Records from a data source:
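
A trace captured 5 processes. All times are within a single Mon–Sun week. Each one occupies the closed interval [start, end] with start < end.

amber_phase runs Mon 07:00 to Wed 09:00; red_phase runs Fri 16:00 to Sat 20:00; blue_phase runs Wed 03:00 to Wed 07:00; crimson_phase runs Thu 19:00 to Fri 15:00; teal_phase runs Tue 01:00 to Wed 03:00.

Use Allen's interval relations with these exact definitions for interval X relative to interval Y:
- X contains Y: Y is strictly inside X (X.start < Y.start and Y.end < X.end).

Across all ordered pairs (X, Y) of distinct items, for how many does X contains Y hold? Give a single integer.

Checking all 20 ordered pairs for relation 'contains'; matching pairs in alphabetical order:
(amber_phase, blue_phase): amber_phase contains blue_phase ✓
(amber_phase, teal_phase): amber_phase contains teal_phase ✓
Count: 2.

2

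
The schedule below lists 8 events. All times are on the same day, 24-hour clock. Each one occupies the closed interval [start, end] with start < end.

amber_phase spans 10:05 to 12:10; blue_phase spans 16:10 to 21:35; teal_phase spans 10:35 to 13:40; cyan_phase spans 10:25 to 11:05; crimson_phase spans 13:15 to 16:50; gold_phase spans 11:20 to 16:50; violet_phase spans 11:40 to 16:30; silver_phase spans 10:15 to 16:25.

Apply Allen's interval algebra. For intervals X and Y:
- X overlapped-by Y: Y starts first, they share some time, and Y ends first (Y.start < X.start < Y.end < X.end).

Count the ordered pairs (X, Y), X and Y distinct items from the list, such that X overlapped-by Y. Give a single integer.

16

Checking all 56 ordered pairs for relation 'overlapped-by'; matching pairs in alphabetical order:
(blue_phase, crimson_phase): blue_phase overlapped-by crimson_phase ✓
(blue_phase, gold_phase): blue_phase overlapped-by gold_phase ✓
(blue_phase, silver_phase): blue_phase overlapped-by silver_phase ✓
(blue_phase, violet_phase): blue_phase overlapped-by violet_phase ✓
(crimson_phase, silver_phase): crimson_phase overlapped-by silver_phase ✓
(crimson_phase, teal_phase): crimson_phase overlapped-by teal_phase ✓
(crimson_phase, violet_phase): crimson_phase overlapped-by violet_phase ✓
(gold_phase, amber_phase): gold_phase overlapped-by amber_phase ✓
(gold_phase, silver_phase): gold_phase overlapped-by silver_phase ✓
(gold_phase, teal_phase): gold_phase overlapped-by teal_phase ✓
(silver_phase, amber_phase): silver_phase overlapped-by amber_phase ✓
(teal_phase, amber_phase): teal_phase overlapped-by amber_phase ✓
(teal_phase, cyan_phase): teal_phase overlapped-by cyan_phase ✓
(violet_phase, amber_phase): violet_phase overlapped-by amber_phase ✓
(violet_phase, silver_phase): violet_phase overlapped-by silver_phase ✓
(violet_phase, teal_phase): violet_phase overlapped-by teal_phase ✓
Count: 16.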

■ **WHAT IS REQUIRED**
Using the data above, print exactly the lines from the line that contains "Across all ordered" through the line that contains "- X overlapped-by", with both included.

■ **SOLUTION TO THIS PROBLEM**
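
Across all ordered pairs (X, Y) of distinct items, for how many does X contains Y hold? Give a single integer.

Checking all 20 ordered pairs for relation 'contains'; matching pairs in alphabetical order:
(amber_phase, blue_phase): amber_phase contains blue_phase ✓
(amber_phase, teal_phase): amber_phase contains teal_phase ✓
Count: 2.

2

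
The schedule below lists 8 events. All times are on the same day, 24-hour clock. Each one occupies the closed interval [start, end] with start < end.

amber_phase spans 10:05 to 12:10; blue_phase spans 16:10 to 21:35; teal_phase spans 10:35 to 13:40; cyan_phase spans 10:25 to 11:05; crimson_phase spans 13:15 to 16:50; gold_phase spans 11:20 to 16:50; violet_phase spans 11:40 to 16:30; silver_phase spans 10:15 to 16:25.

Apply Allen's interval algebra. For intervals X and Y:
- X overlapped-by Y: Y starts first, they share some time, and Y ends first (Y.start < X.start < Y.end < X.end).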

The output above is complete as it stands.